> Information shown

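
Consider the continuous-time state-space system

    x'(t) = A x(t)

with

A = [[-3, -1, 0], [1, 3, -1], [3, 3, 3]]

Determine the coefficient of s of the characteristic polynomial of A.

Expand det(sI - A) for the 3×3 matrix.
p(s) = s^3 - 3s^2 - 5s + 30.
(Check: constant term = det(-A) = (-1)^3 det A = 30; coefficient of s^2 = -tr A = -3.)
The coefficient of s is -5.

-5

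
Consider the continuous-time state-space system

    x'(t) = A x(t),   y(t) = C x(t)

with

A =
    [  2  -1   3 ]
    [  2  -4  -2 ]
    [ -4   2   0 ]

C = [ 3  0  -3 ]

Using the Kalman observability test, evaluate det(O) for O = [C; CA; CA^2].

-4374

CA = [[18, -9, 9]]
CA^2 = [[-18, 36, 72]]
Observability matrix O = [C; CA; CA^2] = [[3, 0, -3], [18, -9, 9], [-18, 36, 72]]
Expanding along the first row, det(O) = 3·((-9)·72 - 9·36) - 0·(18·72 - 9·(-18)) + (-3)·(18·36 - (-9)·(-18)) = 3·(-972) - 0·1458 + (-3)·486 = -4374
Since det(O) ≠ 0, rank(O) = 3 and the system is completely observable.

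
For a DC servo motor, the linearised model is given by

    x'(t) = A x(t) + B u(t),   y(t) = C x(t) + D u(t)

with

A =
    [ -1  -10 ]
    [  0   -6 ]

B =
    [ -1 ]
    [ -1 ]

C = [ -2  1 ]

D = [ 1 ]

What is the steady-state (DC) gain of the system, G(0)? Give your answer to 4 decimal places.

-0.5000

G(0) = C(-A)^{-1}B + D = -C A^{-1} B + D.
det A = 6, so A^{-1} = (1/6)·adj(A) = [[-1, 5/3], [0, -1/6]]
A^{-1} B = [-2/3, 1/6]^T
C A^{-1} B = 3/2
G(0) = D - C A^{-1} B = 1 - (3/2) = -1/2 ≈ -0.5000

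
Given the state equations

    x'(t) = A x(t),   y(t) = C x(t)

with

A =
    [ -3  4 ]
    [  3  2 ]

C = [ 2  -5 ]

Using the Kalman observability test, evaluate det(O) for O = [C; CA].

-109

CA = [[-21, -2]]
Observability matrix O = [C; CA] = [[2, -5], [-21, -2]]
det(O) = 2·(-2) - (-5)·(-21) = -4 - 105 = -109
Since det(O) ≠ 0, rank(O) = 2 and the system is completely observable.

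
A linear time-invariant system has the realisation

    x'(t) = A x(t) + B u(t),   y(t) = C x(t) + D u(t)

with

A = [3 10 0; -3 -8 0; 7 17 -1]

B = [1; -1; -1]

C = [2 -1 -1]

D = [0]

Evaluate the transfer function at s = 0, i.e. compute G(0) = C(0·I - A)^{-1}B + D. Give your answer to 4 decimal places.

2.6667

G(0) = C(-A)^{-1}B + D = -C A^{-1} B + D.
det A = -6, so A^{-1} = (1/-6)·adj(A) = [[-4/3, -5/3, 0], [1/2, 1/2, 0], [-5/6, -19/6, -1]]
A^{-1} B = [1/3, 0, 10/3]^T
C A^{-1} B = -8/3
G(0) = D - C A^{-1} B = 0 - (-8/3) = 8/3 ≈ 2.6667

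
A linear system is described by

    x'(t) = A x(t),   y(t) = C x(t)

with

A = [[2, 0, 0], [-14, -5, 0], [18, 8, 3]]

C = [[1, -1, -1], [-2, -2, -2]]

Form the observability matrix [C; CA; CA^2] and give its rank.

CA = [[-2, -3, -3], [-12, -6, -6]]
CA^2 = [[-16, -9, -9], [-48, -18, -18]]
Observability matrix O = [C; CA; CA^2] = [[1, -1, -1], [-2, -2, -2], [-2, -3, -3], [-12, -6, -6], [-16, -9, -9], [-48, -18, -18]]
The columns c1, c2, c3 of O are linearly dependent: -c2 + c3 = 0 (check each entry), so rank(O) ≤ 2.
The 2×2 minor from rows 1, 2, columns 1, 2 is 1·(-2) - (-1)·(-2) = -2 - 2 = -4 ≠ 0, so rank(O) = 2.
rank(O) = 2 < n = 3, so the pair (A, C) is not completely observable.

2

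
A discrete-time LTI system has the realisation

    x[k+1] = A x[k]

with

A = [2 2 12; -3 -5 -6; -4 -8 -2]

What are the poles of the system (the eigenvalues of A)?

-4, -2, 1

det(zI - A) = z^3 - (tr A)z^2 + (M11 + M22 + M33)z - det A, where Mii is the 2×2 principal minor of A obtained by deleting row i and column i.
tr A = 2 + (-5) + (-2) = -5; M11 = (-5)·(-2) - (-6)·(-8) = 10 - 48 = -38; M22 = 2·(-2) - 12·(-4) = -4 - (-48) = 44; M33 = 2·(-5) - 2·(-3) = -10 - (-6) = -4; sum of minors = 2.
det A = 2·((-5)·(-2) - (-6)·(-8)) - 2·((-3)·(-2) - (-6)·(-4)) + 12·((-3)·(-8) - (-5)·(-4)) = 2·(-38) - 2·(-18) + 12·4 = 8.
So p(z) = det(zI - A) = z^3 + 5z^2 + 2z - 8.
Rational-root test: any integer root divides -8. Testing small divisors, z = 1 works: p(1) = 1 + 5 + 2 + (-8) = 0, so (z - 1) is a factor.
Dividing, p(z) = (z - 1)(z^2 + 6z + 8).
Factor z^2 + 6z + 8: two numbers with sum -6 and product 8 are -2 and -4, so z^2 + 6z + 8 = (z + 2)(z + 4).
Hence p(z) = (z - 1) (z + 2) (z + 4), with roots -4, -2, 1.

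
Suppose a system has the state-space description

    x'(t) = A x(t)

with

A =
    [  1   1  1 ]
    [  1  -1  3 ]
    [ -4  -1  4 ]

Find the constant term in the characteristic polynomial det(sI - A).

22

Expand det(sI - A) for the 3×3 matrix.
p(s) = s^3 - 4s^2 + 5s + 22.
(Check: constant term = det(-A) = (-1)^3 det A = 22; coefficient of s^2 = -tr A = -4.)
The constant term is 22.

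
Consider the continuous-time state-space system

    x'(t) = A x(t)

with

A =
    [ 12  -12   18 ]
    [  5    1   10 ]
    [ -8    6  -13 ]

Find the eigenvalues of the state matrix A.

det(sI - A) = s^3 - (tr A)s^2 + (M11 + M22 + M33)s - det A, where Mii is the 2×2 principal minor of A obtained by deleting row i and column i.
tr A = 12 + 1 + (-13) = 0; M11 = 1·(-13) - 10·6 = -13 - 60 = -73; M22 = 12·(-13) - 18·(-8) = -156 - (-144) = -12; M33 = 12·1 - (-12)·5 = 12 - (-60) = 72; sum of minors = -13.
det A = 12·(1·(-13) - 10·6) - (-12)·(5·(-13) - 10·(-8)) + 18·(5·6 - 1·(-8)) = 12·(-73) - (-12)·15 + 18·38 = -12.
So p(s) = det(sI - A) = s^3 - 13s + 12.
Rational-root test: any integer root divides 12. Testing small divisors, s = 1 works: p(1) = 1 + 0 + (-13) + 12 = 0, so (s - 1) is a factor.
Dividing, p(s) = (s - 1)(s^2 + s - 12).
Factor s^2 + s - 12: two numbers with sum -1 and product -12 are 3 and -4, so s^2 + s - 12 = (s - 3)(s + 4).
Hence p(s) = (s - 3) (s - 1) (s + 4), with roots -4, 1, 3.
At least one eigenvalue has non-negative real part, so the system is not asymptotically stable.

-4, 1, 3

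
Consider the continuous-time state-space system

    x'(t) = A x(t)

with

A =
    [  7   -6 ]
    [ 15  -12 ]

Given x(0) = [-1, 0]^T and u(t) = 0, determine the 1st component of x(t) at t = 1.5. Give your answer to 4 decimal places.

-0.3979

det(sI - A) = s^2 - (tr A)s + det A, with tr A = 7 + (-12) = -5 and det A = 7·(-12) - (-6)·15 = -84 - (-90) = 6.
So p(s) = det(sI - A) = s^2 + 5s + 6.
Factor s^2 + 5s + 6: two numbers with sum -5 and product 6 are -2 and -3, so s^2 + 5s + 6 = (s + 2)(s + 3).
Hence p(s) = (s + 2) (s + 3), with roots -3, -2.
The eigenvalues -3, -2 are distinct and real, so A is diagonalisable and x(t) = e^{At} x(0) = V diag(e^{λ_i t}) V^{-1} x(0), where the columns of V are the eigenvectors.
λ = -3: A - (-3)I = [[10, -6], [15, -9]]. Row 1 gives 10·v1 + (-6)·v2 = 0, so take v_1 = [3, 5]^T.
λ = -2: A - (-2)I = [[9, -6], [15, -10]]. Row 1 gives 9·v1 + (-6)·v2 = 0, so take v_2 = [-2, -3]^T.
V = [v_1 v_2] = [[3, -2], [5, -3]] has det V = 1, so V^{-1} = adj(V)/det V = [[-3, 2], [-5, 3]].
Modal coordinates z(0) = V^{-1} x(0): (-3)·(-1) + 2·0 = 3; (-5)·(-1) + 3·0 = 5; so z(0) = [3, 5]^T.
x_1(t) = Σ_i (v_i)_1 · z_i(0) · e^{λ_i t} (row 1 of V times the modal terms).
x_1(1.5) = 3·3·e^{-3·1.5} + (-2)·5·e^{-2·1.5} = 9·0.011109 + (-10)·0.049787 = -0.3979.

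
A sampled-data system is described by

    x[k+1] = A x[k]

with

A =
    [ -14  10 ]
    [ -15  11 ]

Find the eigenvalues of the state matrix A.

-4, 1

det(zI - A) = z^2 - (tr A)z + det A, with tr A = (-14) + 11 = -3 and det A = (-14)·11 - 10·(-15) = -154 - (-150) = -4.
So p(z) = det(zI - A) = z^2 + 3z - 4.
Factor z^2 + 3z - 4: two numbers with sum -3 and product -4 are 1 and -4, so z^2 + 3z - 4 = (z - 1)(z + 4).
Hence p(z) = (z - 1) (z + 4), with roots -4, 1.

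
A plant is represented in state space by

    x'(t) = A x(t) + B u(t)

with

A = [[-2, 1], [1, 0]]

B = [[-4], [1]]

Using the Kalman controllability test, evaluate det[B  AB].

AB = [[9], [-4]]
Controllability matrix C = [B  AB] = [[-4, 9], [1, -4]]
det(C) = (-4)·(-4) - 9·1 = 16 - 9 = 7
Since det(C) ≠ 0, rank(C) = 2 and the system is completely controllable.

7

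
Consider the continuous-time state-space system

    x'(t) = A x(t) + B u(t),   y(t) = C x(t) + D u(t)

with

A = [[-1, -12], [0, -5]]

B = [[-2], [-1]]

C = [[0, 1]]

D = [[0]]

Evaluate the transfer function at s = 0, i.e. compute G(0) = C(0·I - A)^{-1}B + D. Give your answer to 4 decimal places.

G(0) = C(-A)^{-1}B + D = -C A^{-1} B + D.
det A = 5, so A^{-1} = (1/5)·adj(A) = [[-1, 12/5], [0, -1/5]]
A^{-1} B = [-2/5, 1/5]^T
C A^{-1} B = 1/5
G(0) = D - C A^{-1} B = 0 - (1/5) = -1/5 ≈ -0.2000

-0.2000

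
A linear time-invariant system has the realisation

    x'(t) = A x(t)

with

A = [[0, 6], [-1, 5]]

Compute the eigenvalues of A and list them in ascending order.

2, 3

det(sI - A) = s^2 - (tr A)s + det A, with tr A = 0 + 5 = 5 and det A = 0·5 - 6·(-1) = 0 - (-6) = 6.
So p(s) = det(sI - A) = s^2 - 5s + 6.
Factor s^2 - 5s + 6: two numbers with sum 5 and product 6 are 3 and 2, so s^2 - 5s + 6 = (s - 3)(s - 2).
Hence p(s) = (s - 3) (s - 2), with roots 2, 3.
At least one eigenvalue has non-negative real part, so the system is not asymptotically stable.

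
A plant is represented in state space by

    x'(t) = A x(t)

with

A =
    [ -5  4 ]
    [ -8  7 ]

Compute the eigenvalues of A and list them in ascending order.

det(sI - A) = s^2 - (tr A)s + det A, with tr A = (-5) + 7 = 2 and det A = (-5)·7 - 4·(-8) = -35 - (-32) = -3.
So p(s) = det(sI - A) = s^2 - 2s - 3.
Factor s^2 - 2s - 3: two numbers with sum 2 and product -3 are 3 and -1, so s^2 - 2s - 3 = (s - 3)(s + 1).
Hence p(s) = (s - 3) (s + 1), with roots -1, 3.
At least one eigenvalue has non-negative real part, so the system is not asymptotically stable.

-1, 3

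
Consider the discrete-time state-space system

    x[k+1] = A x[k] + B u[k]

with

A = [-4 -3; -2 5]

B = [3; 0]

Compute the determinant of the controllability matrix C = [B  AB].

AB = [[-12], [-6]]
Controllability matrix C = [B  AB] = [[3, -12], [0, -6]]
det(C) = 3·(-6) - (-12)·0 = -18 - 0 = -18
Since det(C) ≠ 0, rank(C) = 2 and the system is completely controllable.

-18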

> Instructions for the task
If a line in the records contains the word "discrete", copy it out.

> Result of the exercise
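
A discrete-time LTI system has the realisation
Consider the discrete-time state-space system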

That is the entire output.